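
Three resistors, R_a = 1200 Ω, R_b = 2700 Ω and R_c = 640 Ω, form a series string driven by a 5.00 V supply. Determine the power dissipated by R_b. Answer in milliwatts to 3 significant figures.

3.27 mW

Series elements share the same current, so find I first, then use P = I²R.
R_total = 1200 + 2700 + 640 = 4540 Ω
I = V / R_total = 5.00 / 4540 = 0.001101 A
P_R_b = I² × R_b = (0.001101)² × 2700 = 0.003275 W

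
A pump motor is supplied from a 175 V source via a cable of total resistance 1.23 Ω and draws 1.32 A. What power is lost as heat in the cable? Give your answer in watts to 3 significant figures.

The cable is a series resistance carrying the load current; its dissipation is I²R_line.
The cable carries the full 1.32 A.
P_line = I² R_line = (1.320)² × 1.23 = 2.143 W

2.14 W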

## TASK ITEM
Go through the records and set each one down again, unchanged.

## OUTPUT
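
Three resistors, R_a = 1200 Ω, R_b = 2700 Ω and R_c = 640 Ω, form a series string driven by a 5.00 V supply. Determine the power dissipated by R_b. Answer in milliwatts to 3 significant figures.

3.27 mW

Series elements share the same current, so find I first, then use P = I²R.
R_total = 1200 + 2700 + 640 = 4540 Ω
I = V / R_total = 5.00 / 4540 = 0.001101 A
P_R_b = I² × R_b = (0.001101)² × 2700 = 0.003275 W

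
A pump motor is supplied from a 175 V source via a cable of total resistance 1.23 Ω and draws 1.32 A. What power is lost as heat in the cable? Give your answer in watts to 3 significant figures.

The cable is a series resistance carrying the load current; its dissipation is I²R_line.
The cable carries the full 1.32 A.
P_line = I² R_line = (1.320)² × 1.23 = 2.143 W

2.14 W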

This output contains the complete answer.